**What to do:** After locating the line that contains "720p: 1.9 Mbps video" in the data below, set down exactly that line and each one after it through the line that contains "720p: 5.0 Mbps video — 31% of viewers", and nothing more.

[Stored data entries]
BEGIN
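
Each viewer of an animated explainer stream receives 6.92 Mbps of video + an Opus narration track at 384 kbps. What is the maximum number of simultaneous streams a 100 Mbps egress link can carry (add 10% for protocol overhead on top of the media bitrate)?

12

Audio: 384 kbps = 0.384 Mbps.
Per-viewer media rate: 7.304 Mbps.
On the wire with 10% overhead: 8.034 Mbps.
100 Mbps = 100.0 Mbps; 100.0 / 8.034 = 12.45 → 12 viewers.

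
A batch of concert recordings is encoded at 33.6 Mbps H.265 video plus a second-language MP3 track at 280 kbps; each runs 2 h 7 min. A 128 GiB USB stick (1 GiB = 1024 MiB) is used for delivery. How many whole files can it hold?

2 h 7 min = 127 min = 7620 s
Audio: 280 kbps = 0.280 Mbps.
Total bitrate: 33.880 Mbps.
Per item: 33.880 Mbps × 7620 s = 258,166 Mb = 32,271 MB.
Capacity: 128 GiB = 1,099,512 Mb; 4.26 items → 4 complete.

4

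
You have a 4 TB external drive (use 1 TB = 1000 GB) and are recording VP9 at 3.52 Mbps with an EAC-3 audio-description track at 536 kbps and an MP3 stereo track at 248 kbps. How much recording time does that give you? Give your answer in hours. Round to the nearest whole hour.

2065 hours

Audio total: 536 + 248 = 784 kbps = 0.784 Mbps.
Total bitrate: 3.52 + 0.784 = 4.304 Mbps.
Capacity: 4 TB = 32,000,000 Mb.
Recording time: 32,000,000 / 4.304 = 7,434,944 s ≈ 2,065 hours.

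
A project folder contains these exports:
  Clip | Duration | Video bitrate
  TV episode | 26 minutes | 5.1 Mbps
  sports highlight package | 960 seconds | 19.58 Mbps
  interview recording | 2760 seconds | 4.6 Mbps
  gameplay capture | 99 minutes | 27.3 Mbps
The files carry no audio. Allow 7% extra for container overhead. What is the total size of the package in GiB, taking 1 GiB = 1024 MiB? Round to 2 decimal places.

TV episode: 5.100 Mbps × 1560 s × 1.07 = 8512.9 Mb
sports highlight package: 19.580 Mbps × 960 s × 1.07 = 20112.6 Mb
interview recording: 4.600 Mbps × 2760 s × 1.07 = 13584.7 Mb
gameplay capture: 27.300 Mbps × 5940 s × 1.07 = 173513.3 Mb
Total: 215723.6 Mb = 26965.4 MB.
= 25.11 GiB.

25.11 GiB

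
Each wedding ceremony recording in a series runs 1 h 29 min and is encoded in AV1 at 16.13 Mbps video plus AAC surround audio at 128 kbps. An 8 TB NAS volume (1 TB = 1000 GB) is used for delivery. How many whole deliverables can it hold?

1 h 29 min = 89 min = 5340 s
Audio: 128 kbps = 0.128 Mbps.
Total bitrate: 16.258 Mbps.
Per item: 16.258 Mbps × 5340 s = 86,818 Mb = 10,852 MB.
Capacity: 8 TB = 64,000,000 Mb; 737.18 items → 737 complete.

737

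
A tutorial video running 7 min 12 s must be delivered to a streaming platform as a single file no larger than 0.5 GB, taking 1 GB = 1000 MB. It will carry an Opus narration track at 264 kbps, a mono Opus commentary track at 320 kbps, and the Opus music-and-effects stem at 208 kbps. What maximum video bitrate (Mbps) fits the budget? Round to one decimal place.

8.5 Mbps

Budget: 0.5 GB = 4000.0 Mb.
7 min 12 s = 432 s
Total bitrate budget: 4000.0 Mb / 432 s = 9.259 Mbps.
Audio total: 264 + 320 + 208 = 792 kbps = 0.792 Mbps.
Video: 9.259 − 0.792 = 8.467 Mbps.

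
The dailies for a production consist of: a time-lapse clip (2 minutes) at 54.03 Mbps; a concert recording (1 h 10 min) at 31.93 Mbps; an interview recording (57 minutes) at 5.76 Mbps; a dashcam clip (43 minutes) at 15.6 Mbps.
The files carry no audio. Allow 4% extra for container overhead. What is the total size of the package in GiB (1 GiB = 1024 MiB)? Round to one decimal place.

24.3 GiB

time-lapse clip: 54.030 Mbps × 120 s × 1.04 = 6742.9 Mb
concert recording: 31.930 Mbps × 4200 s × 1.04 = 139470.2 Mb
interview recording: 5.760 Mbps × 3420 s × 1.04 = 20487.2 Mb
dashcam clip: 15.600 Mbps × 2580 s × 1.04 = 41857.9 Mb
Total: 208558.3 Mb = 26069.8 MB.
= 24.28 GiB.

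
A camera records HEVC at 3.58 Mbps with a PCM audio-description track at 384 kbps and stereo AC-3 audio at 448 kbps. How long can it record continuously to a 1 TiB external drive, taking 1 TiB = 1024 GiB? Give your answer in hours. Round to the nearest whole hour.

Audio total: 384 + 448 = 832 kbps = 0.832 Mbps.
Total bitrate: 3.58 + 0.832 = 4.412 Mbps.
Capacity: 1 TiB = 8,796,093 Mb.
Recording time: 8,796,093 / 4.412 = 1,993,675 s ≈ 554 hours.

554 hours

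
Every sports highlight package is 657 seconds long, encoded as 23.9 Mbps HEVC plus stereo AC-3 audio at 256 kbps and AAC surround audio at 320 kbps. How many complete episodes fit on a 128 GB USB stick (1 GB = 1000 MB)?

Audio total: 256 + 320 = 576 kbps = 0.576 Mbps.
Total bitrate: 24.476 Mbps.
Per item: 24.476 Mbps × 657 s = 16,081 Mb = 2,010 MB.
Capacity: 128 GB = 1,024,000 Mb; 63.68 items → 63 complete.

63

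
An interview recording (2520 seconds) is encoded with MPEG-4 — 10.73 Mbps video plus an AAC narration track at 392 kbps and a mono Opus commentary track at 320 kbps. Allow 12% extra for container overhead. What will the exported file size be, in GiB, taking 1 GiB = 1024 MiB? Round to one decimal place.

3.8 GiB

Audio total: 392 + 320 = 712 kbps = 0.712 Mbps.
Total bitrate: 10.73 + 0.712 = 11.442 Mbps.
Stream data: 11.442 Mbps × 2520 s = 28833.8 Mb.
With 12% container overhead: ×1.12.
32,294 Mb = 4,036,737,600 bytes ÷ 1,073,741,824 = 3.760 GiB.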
END
BEGIN
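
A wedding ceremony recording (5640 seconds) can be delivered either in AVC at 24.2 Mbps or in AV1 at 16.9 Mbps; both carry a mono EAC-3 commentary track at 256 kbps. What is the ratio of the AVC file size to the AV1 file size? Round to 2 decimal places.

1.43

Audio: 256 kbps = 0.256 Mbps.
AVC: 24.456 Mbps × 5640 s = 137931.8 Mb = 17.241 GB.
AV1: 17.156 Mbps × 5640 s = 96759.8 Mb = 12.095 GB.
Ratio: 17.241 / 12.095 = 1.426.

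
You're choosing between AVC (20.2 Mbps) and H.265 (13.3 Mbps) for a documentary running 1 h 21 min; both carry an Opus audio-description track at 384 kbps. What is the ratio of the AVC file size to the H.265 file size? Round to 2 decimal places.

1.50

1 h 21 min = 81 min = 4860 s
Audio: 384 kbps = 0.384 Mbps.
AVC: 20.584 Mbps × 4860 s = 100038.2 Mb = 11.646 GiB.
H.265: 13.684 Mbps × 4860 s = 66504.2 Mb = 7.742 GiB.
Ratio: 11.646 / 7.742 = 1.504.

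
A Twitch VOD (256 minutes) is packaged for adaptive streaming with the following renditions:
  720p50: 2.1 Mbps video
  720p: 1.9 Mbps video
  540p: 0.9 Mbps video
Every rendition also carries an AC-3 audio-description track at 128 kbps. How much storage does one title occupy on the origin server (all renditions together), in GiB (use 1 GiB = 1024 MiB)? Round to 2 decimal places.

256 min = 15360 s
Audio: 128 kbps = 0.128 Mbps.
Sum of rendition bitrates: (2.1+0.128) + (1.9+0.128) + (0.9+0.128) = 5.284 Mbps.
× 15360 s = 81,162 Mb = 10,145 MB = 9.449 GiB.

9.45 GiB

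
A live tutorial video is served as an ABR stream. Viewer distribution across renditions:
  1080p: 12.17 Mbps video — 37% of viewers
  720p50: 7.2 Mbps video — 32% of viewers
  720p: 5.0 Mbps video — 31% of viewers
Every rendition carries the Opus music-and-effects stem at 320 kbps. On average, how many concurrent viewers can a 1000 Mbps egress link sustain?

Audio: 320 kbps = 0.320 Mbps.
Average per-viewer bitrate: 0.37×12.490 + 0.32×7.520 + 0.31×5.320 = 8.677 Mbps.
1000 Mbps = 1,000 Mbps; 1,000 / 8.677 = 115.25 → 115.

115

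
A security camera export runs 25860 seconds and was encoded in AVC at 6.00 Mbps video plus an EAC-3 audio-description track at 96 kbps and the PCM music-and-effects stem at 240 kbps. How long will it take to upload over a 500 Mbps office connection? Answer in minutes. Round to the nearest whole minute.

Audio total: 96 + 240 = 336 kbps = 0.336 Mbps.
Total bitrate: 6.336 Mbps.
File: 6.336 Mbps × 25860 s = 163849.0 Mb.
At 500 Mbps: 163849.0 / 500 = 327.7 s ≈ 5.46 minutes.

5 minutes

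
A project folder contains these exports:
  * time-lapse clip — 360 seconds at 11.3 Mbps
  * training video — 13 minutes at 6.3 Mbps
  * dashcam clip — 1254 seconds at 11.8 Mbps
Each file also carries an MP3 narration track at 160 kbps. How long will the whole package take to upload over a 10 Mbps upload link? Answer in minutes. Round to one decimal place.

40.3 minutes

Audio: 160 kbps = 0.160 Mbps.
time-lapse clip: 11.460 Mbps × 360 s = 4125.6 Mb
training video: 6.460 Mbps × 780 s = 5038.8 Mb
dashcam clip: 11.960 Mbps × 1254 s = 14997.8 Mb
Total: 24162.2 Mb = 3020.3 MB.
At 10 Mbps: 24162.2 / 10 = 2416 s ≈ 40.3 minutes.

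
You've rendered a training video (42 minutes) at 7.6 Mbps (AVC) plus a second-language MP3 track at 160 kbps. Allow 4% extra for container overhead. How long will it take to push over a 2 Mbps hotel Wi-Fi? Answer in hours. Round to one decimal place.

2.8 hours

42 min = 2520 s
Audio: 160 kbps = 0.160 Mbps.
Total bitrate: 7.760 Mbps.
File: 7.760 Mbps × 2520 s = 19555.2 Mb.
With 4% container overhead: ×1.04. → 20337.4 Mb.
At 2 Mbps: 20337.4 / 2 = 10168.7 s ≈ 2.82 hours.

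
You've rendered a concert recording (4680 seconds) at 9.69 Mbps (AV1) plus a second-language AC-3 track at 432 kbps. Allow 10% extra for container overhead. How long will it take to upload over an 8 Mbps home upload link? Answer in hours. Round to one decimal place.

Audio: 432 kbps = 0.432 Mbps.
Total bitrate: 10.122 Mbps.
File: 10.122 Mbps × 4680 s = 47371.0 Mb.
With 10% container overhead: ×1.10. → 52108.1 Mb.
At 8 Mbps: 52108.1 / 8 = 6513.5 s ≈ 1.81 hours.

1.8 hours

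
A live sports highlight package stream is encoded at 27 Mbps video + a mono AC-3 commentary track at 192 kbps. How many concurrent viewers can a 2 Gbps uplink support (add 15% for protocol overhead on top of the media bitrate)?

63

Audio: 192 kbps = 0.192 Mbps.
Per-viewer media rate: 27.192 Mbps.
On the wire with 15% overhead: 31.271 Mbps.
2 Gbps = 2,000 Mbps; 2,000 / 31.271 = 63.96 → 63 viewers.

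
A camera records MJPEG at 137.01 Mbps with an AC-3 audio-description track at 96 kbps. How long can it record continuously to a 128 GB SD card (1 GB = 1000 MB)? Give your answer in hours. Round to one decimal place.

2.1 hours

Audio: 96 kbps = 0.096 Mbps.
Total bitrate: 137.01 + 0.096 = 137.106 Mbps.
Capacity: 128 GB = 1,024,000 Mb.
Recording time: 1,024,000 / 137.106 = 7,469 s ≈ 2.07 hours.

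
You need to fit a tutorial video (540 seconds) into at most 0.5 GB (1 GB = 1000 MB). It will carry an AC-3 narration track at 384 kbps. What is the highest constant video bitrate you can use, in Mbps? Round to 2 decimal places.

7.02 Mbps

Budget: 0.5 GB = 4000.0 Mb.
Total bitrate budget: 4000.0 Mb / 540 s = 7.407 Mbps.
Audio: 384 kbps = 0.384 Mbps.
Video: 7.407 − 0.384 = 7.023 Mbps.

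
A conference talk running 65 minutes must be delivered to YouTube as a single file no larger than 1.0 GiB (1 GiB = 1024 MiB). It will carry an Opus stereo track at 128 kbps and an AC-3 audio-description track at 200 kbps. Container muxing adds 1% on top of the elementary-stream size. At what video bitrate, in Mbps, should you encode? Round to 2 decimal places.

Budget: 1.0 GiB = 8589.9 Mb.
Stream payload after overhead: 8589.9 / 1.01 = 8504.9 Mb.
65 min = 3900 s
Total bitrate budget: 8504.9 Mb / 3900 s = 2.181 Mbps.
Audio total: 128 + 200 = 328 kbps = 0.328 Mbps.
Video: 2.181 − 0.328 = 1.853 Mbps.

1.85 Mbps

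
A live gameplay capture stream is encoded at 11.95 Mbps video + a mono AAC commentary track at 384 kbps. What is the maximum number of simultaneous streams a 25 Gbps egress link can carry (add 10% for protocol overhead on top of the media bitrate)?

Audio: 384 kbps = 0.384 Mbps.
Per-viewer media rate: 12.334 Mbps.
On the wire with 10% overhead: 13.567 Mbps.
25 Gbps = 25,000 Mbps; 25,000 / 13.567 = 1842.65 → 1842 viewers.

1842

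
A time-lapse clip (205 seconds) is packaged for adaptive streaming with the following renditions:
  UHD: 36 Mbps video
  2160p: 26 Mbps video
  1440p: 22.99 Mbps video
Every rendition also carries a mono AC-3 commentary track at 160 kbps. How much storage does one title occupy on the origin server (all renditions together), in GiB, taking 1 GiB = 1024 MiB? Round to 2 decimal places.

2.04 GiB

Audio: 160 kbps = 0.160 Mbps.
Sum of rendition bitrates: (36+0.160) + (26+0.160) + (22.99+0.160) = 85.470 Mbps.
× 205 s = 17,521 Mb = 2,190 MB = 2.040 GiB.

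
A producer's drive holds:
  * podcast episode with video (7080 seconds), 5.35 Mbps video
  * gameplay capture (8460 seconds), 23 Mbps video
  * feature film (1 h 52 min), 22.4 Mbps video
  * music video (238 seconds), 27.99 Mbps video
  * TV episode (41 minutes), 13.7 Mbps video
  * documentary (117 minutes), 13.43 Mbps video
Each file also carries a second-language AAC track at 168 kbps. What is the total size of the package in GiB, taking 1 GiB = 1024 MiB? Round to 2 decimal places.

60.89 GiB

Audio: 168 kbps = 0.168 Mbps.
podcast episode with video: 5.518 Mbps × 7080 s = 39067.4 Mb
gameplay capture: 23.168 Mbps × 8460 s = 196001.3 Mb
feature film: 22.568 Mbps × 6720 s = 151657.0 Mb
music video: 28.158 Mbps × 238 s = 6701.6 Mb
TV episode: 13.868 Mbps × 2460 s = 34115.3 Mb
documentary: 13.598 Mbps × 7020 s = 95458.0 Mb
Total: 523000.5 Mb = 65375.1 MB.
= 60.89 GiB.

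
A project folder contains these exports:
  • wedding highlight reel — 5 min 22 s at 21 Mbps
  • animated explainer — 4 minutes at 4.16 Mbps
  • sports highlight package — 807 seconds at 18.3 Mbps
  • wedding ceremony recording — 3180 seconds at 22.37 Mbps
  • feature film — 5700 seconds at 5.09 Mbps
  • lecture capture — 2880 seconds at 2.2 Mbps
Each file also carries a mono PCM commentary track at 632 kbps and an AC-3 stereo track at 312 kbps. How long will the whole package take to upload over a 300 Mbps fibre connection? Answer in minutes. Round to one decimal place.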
END
BEGIN
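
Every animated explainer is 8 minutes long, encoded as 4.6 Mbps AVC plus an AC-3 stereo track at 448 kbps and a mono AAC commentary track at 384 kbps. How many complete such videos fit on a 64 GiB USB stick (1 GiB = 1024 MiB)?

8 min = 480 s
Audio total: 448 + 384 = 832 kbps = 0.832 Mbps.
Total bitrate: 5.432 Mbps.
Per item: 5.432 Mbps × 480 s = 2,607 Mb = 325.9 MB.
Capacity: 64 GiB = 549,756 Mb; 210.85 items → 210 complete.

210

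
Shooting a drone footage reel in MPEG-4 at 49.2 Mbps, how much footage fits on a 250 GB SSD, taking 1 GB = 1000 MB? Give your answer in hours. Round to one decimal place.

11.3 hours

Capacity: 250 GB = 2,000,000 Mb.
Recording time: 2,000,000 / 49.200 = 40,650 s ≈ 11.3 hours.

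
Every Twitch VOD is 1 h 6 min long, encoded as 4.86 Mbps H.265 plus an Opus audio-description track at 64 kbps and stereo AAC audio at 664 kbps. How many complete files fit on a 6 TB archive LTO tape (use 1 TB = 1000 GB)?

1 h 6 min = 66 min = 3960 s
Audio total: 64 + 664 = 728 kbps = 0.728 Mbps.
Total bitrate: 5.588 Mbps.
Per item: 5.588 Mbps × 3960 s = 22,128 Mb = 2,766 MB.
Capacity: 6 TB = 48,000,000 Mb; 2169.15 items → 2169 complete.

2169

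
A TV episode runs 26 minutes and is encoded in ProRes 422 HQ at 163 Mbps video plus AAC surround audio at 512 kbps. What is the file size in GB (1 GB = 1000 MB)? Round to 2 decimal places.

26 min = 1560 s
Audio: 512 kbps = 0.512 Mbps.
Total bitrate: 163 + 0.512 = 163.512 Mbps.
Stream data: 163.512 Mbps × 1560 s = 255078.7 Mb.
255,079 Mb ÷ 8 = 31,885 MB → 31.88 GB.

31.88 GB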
END
**Your solution:**
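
  720p: 1.9 Mbps video
  540p: 0.9 Mbps video
Every rendition also carries an AC-3 audio-description track at 128 kbps. How much storage does one title occupy on the origin server (all renditions together), in GiB (use 1 GiB = 1024 MiB)? Round to 2 decimal places.

256 min = 15360 s
Audio: 128 kbps = 0.128 Mbps.
Sum of rendition bitrates: (2.1+0.128) + (1.9+0.128) + (0.9+0.128) = 5.284 Mbps.
× 15360 s = 81,162 Mb = 10,145 MB = 9.449 GiB.

9.45 GiB

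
A live tutorial video is served as an ABR stream. Viewer distribution across renditions:
  1080p: 12.17 Mbps video — 37% of viewers
  720p50: 7.2 Mbps video — 32% of viewers
  720p: 5.0 Mbps video — 31% of viewers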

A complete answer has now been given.